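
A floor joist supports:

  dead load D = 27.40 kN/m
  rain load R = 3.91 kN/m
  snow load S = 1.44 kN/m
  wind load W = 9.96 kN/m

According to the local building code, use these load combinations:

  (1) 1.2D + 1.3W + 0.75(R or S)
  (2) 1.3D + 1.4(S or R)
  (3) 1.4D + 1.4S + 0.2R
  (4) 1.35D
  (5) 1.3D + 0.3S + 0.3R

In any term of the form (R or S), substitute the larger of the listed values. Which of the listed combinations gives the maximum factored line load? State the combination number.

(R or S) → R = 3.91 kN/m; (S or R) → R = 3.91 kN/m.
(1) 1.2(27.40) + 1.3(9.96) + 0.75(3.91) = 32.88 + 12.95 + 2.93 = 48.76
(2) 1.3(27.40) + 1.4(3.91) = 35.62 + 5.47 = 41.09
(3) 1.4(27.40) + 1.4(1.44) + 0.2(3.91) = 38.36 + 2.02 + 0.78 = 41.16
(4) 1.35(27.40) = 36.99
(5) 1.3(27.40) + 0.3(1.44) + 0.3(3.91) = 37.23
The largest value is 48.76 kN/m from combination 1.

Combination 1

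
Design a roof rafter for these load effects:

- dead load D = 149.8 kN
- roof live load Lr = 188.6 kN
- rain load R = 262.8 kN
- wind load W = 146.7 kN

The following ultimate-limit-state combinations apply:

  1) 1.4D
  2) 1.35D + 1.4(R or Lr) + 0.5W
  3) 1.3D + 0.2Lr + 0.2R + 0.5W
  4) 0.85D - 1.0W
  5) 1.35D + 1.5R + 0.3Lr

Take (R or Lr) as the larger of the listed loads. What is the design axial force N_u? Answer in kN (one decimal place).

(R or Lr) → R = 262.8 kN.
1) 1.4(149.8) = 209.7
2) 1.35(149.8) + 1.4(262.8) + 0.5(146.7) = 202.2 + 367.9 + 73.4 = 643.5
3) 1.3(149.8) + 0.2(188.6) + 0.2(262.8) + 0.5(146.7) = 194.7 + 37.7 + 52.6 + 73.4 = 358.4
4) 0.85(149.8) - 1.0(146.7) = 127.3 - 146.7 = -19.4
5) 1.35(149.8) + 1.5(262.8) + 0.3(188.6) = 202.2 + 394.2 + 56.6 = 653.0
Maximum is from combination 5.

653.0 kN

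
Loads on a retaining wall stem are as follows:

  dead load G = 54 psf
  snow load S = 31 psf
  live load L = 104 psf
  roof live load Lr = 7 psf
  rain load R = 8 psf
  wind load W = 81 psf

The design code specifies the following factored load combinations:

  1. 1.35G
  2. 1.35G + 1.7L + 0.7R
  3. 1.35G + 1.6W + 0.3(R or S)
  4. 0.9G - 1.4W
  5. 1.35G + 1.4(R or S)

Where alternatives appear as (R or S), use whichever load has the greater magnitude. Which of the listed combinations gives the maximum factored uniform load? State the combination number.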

...

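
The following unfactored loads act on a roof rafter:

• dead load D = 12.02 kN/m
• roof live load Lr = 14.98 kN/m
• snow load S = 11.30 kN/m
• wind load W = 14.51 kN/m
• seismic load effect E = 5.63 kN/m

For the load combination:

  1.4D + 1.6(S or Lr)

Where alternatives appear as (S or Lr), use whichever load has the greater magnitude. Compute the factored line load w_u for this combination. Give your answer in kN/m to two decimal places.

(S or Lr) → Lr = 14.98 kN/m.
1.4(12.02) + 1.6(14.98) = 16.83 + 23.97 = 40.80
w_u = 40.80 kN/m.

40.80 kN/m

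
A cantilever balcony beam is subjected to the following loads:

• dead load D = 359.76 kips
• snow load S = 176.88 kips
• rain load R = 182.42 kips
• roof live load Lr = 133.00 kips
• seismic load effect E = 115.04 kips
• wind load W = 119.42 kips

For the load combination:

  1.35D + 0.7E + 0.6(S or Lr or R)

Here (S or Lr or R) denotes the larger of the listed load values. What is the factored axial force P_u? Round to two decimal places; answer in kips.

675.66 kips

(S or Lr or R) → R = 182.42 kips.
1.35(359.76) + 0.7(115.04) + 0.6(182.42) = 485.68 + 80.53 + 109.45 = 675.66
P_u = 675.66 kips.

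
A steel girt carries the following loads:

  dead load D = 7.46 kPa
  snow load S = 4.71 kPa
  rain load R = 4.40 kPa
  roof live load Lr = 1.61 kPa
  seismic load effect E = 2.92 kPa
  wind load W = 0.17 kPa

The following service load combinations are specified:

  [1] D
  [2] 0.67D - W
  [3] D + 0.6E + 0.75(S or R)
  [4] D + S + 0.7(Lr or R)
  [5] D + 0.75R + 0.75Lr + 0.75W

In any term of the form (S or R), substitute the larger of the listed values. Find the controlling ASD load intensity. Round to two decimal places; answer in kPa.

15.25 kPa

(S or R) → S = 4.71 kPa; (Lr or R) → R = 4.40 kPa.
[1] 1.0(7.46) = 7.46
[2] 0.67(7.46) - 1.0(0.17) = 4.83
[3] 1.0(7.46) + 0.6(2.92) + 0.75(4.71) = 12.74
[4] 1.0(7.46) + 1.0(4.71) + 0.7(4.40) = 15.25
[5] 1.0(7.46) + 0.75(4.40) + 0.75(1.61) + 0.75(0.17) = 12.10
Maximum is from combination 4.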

==

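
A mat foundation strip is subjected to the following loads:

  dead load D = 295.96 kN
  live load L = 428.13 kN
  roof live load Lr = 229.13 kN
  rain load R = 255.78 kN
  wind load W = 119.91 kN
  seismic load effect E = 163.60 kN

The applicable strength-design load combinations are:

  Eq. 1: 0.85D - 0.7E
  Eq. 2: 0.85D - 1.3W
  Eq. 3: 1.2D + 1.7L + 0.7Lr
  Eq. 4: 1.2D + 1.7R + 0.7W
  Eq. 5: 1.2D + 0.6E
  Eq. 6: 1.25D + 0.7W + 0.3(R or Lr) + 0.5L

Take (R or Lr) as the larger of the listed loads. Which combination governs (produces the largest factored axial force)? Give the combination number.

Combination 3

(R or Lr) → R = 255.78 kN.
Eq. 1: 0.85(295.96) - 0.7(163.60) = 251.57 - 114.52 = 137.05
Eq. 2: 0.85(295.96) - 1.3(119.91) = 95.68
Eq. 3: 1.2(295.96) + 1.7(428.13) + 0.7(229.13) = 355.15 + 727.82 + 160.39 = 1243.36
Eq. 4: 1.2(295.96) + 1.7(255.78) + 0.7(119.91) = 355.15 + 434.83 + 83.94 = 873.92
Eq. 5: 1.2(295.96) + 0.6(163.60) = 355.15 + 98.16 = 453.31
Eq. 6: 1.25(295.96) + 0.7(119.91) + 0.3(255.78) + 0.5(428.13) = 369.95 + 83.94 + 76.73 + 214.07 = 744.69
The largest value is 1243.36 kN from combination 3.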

▶ [To do]:
The lines above from the one containing "2. 1.35G + 1.7L + 0.7R" through the one containing "Where alternatives appear as (R" are to be set down exactly, and no others.

▶ [Solution to this problem]:
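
  2. 1.35G + 1.7L + 0.7R
  3. 1.35G + 1.6W + 0.3(R or S)
  4. 0.9G - 1.4W
  5. 1.35G + 1.4(R or S)

Where alternatives appear as (R or S), use whichever load has the greater magnitude. Which of the listed combinations gives the maximum factored uniform load? State the combination number.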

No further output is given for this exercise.